Collected data entries:
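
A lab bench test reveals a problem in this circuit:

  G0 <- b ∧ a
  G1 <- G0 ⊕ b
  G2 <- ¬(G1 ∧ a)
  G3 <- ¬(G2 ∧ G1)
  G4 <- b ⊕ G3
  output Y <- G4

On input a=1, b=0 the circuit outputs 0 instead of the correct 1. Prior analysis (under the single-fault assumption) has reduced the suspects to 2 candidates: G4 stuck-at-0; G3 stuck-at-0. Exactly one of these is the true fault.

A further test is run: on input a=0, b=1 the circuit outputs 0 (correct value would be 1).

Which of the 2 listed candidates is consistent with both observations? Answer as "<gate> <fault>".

G4 stuck-at-0

Evaluate each candidate on input a=0, b=1:
  G4 stuck-at-0: G0=0, G1=1, G2=1, G3=0, G4=0 [stuck-at-0] → 0 — matches
  G3 stuck-at-0: G0=0, G1=1, G2=1, G3=0 [stuck-at-0], G4=1 → 1 — eliminated
Only G4 stuck-at-0 reproduces the observed 0.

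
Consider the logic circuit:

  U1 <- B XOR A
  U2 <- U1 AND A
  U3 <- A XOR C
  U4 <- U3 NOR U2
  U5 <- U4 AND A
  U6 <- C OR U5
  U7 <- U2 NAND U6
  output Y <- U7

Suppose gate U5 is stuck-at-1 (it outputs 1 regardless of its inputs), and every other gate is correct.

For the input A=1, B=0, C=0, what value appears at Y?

0

Propagate with U5 forced: U1=1, U2=1, U3=1, U4=0, U5=1 [stuck-at-1], U6=1, U7=0.
So Y = 0. (Without the fault it would be 1.)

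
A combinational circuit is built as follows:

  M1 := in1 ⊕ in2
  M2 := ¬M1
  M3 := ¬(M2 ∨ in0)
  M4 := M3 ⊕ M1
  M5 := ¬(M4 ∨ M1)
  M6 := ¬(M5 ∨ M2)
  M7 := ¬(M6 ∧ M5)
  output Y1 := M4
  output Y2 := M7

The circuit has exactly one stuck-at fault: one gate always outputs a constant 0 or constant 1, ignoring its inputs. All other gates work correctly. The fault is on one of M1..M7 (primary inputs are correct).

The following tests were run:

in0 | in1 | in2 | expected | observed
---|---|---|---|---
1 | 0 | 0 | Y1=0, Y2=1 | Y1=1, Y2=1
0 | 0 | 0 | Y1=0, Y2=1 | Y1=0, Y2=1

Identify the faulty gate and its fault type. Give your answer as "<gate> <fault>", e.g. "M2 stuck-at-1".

M1 stuck-at-1

Fault-free values for test 1 (in0=1, in1=0, in2=0): M1=0, M2=1, M3=0, M4=0, M5=1, M6=0, M7=1, giving Y1=0, Y2=1. Observed Y1=1, Y2=1.
Test 1: faults giving observed Y1=1, Y2=1 are {M1 stuck-at-1, M3 stuck-at-1, M4 stuck-at-1}.
Test 2 (in0=0, in1=0, in2=0): fault-free M1=0, M2=1, M3=0, M4=0, M5=1, M6=0, M7=1 → Y1=0, Y2=1; observed Y1=0, Y2=1. Eliminates M3 stuck-at-1, M4 stuck-at-1.
Only M1 stuck-at-1 is consistent with every test.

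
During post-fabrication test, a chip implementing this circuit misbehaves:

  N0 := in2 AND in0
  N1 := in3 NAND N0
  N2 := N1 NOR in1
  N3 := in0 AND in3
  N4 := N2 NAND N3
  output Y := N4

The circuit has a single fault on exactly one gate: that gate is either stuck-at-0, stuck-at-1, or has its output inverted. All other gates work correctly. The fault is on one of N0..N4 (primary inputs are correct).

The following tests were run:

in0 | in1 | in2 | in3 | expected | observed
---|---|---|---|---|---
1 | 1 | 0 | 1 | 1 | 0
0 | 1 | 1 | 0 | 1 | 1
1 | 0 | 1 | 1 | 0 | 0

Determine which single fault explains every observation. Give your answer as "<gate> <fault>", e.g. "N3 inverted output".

N2 stuck-at-1

Fault-free values for test 1 (in0=1, in1=1, in2=0, in3=1): N0=0, N1=1, N2=0, N3=1, N4=1, giving Y=1. Observed 0.
Test 1: faults giving observed 0 are {N2 stuck-at-1, N2 inverted output, N4 stuck-at-0, N4 inverted output}.
Test 2 (in0=0, in1=1, in2=1, in3=0): fault-free N0=0, N1=1, N2=0, N3=0, N4=1 → 1; observed 1. Eliminates N4 stuck-at-0, N4 inverted output.
Test 3 (in0=1, in1=0, in2=1, in3=1): fault-free N0=1, N1=0, N2=1, N3=1, N4=0 → 0; observed 0. Eliminates N2 inverted output.
Only N2 stuck-at-1 is consistent with every test.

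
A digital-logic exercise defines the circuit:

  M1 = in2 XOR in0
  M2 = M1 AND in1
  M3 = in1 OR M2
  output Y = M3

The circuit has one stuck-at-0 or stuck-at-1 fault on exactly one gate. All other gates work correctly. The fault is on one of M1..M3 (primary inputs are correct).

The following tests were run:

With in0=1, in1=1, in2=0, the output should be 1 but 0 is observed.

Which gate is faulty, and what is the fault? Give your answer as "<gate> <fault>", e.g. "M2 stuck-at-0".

M3 stuck-at-0

Fault-free values for test 1 (in0=1, in1=1, in2=0): M1=1, M2=1, M3=1, giving Y=1. Observed 0.
Test 1: faults giving observed 0 are {M3 stuck-at-0}.
Only M3 stuck-at-0 is consistent with every test.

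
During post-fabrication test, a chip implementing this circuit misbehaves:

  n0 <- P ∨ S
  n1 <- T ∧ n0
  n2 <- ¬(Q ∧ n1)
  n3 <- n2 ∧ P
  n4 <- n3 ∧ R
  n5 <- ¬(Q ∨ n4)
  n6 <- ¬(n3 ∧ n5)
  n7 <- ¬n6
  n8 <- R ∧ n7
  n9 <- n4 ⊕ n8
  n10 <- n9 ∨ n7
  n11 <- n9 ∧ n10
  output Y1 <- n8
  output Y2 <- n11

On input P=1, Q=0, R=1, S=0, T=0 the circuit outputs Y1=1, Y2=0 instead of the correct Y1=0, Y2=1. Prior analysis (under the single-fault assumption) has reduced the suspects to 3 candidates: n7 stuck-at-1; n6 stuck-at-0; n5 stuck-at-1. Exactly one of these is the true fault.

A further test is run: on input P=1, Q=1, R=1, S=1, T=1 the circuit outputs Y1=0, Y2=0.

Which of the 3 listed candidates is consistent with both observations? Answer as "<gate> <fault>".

Evaluate each candidate on input P=1, Q=1, R=1, S=1, T=1:
  n7 stuck-at-1: n0=1, n1=1, n2=0, n3=0, n4=0, n5=0, n6=1, n7=1 [stuck-at-1], n8=1, n9=1, n10=1, n11=1 → Y1=1, Y2=1 — eliminated
  n6 stuck-at-0: n0=1, n1=1, n2=0, n3=0, n4=0, n5=0, n6=0 [stuck-at-0], n7=1, n8=1, n9=1, n10=1, n11=1 → Y1=1, Y2=1 — eliminated
  n5 stuck-at-1: n0=1, n1=1, n2=0, n3=0, n4=0, n5=1 [stuck-at-1], n6=1, n7=0, n8=0, n9=0, n10=0, n11=0 → Y1=0, Y2=0 — matches
Only n5 stuck-at-1 reproduces the observed Y1=0, Y2=0.

n5 stuck-at-1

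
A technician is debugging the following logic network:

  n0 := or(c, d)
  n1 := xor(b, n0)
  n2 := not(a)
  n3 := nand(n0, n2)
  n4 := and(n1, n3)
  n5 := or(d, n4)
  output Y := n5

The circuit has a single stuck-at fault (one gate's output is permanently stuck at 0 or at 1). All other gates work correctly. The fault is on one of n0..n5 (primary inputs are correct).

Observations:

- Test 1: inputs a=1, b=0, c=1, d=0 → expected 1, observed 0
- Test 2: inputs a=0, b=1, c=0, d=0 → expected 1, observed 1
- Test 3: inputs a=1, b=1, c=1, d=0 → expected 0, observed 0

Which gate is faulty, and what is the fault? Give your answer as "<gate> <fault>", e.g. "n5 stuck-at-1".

n2 stuck-at-1

Fault-free values for test 1 (a=1, b=0, c=1, d=0): n0=1, n1=1, n2=0, n3=1, n4=1, n5=1, giving Y=1. Observed 0.
Test 1: faults giving observed 0 are {n0 stuck-at-0, n1 stuck-at-0, n2 stuck-at-1, n3 stuck-at-0, n4 stuck-at-0, n5 stuck-at-0}.
Test 2 (a=0, b=1, c=0, d=0): fault-free n0=0, n1=1, n2=1, n3=1, n4=1, n5=1 → 1; observed 1. Eliminates n1 stuck-at-0, n3 stuck-at-0, n4 stuck-at-0, n5 stuck-at-0.
Test 3 (a=1, b=1, c=1, d=0): fault-free n0=1, n1=0, n2=0, n3=1, n4=0, n5=0 → 0; observed 0. Eliminates n0 stuck-at-0.
Only n2 stuck-at-1 is consistent with every test.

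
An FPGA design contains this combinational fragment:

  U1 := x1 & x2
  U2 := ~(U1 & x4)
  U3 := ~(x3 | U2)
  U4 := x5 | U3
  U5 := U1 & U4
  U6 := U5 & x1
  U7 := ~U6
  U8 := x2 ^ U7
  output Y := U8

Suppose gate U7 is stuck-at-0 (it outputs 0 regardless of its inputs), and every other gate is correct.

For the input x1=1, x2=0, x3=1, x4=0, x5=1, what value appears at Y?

Propagate with U7 forced: U1=0, U2=1, U3=0, U4=1, U5=0, U6=0, U7=0 [stuck-at-0], U8=0.
So Y = 0. (Without the fault it would be 1.)

0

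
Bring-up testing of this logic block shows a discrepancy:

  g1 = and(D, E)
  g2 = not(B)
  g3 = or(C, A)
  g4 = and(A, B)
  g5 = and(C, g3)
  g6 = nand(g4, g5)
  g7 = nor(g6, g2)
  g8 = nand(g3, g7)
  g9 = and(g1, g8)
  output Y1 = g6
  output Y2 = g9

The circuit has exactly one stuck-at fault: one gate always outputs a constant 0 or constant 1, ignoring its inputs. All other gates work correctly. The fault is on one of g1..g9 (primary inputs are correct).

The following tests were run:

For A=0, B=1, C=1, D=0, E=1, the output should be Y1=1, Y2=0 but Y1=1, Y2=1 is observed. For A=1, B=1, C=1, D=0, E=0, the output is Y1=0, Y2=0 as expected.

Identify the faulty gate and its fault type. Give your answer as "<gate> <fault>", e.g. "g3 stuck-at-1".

g1 stuck-at-1

Fault-free values for test 1 (A=0, B=1, C=1, D=0, E=1): g1=0, g2=0, g3=1, g4=0, g5=1, g6=1, g7=0, g8=1, g9=0, giving Y1=1, Y2=0. Observed Y1=1, Y2=1.
Test 1: faults giving observed Y1=1, Y2=1 are {g1 stuck-at-1, g9 stuck-at-1}.
Test 2 (A=1, B=1, C=1, D=0, E=0): fault-free g1=0, g2=0, g3=1, g4=1, g5=1, g6=0, g7=1, g8=0, g9=0 → Y1=0, Y2=0; observed Y1=0, Y2=0. Eliminates g9 stuck-at-1.
Only g1 stuck-at-1 is consistent with every test.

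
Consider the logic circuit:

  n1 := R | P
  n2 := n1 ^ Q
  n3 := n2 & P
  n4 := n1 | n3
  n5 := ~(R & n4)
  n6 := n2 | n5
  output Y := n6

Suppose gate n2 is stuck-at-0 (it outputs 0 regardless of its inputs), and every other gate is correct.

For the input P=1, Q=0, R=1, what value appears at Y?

Propagate with n2 forced: n1=1, n2=0 [stuck-at-0], n3=0, n4=1, n5=0, n6=0.
So Y = 0. (Without the fault it would be 1.)

0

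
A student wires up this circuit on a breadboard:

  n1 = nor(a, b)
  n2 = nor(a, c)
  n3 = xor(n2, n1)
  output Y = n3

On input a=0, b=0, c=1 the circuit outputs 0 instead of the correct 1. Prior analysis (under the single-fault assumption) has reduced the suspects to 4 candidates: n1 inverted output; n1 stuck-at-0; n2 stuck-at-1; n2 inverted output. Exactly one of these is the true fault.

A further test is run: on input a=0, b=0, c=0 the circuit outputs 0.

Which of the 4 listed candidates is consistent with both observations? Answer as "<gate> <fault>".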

WORK TO COMPLETE: Return the span of lines in the data above that opens at the line with "output Y1 := M4" and closes at the line with "1 | 0 | 1 | 1 | 0 | 0", exactly, ends included, nothing else.

OUTPUT OF THE EXERCISE:
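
  output Y1 := M4
  output Y2 := M7

The circuit has exactly one stuck-at fault: one gate always outputs a constant 0 or constant 1, ignoring its inputs. All other gates work correctly. The fault is on one of M1..M7 (primary inputs are correct).

The following tests were run:

in0 | in1 | in2 | expected | observed
---|---|---|---|---
1 | 0 | 0 | Y1=0, Y2=1 | Y1=1, Y2=1
0 | 0 | 0 | Y1=0, Y2=1 | Y1=0, Y2=1

Identify the faulty gate and its fault type. Give your answer as "<gate> <fault>", e.g. "M2 stuck-at-1".

M1 stuck-at-1

Fault-free values for test 1 (in0=1, in1=0, in2=0): M1=0, M2=1, M3=0, M4=0, M5=1, M6=0, M7=1, giving Y1=0, Y2=1. Observed Y1=1, Y2=1.
Test 1: faults giving observed Y1=1, Y2=1 are {M1 stuck-at-1, M3 stuck-at-1, M4 stuck-at-1}.
Test 2 (in0=0, in1=0, in2=0): fault-free M1=0, M2=1, M3=0, M4=0, M5=1, M6=0, M7=1 → Y1=0, Y2=1; observed Y1=0, Y2=1. Eliminates M3 stuck-at-1, M4 stuck-at-1.
Only M1 stuck-at-1 is consistent with every test.

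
During post-fabrication test, a chip implementing this circuit misbehaves:

  N0 := in2 AND in0
  N1 := in3 NAND N0
  N2 := N1 NOR in1
  N3 := in0 AND in3
  N4 := N2 NAND N3
  output Y := N4

The circuit has a single fault on exactly one gate: that gate is either stuck-at-0, stuck-at-1, or has its output inverted. All other gates work correctly. The fault is on one of N0..N4 (primary inputs are correct).

The following tests were run:

in0 | in1 | in2 | in3 | expected | observed
---|---|---|---|---|---
1 | 1 | 0 | 1 | 1 | 0
0 | 1 | 1 | 0 | 1 | 1
1 | 0 | 1 | 1 | 0 | 0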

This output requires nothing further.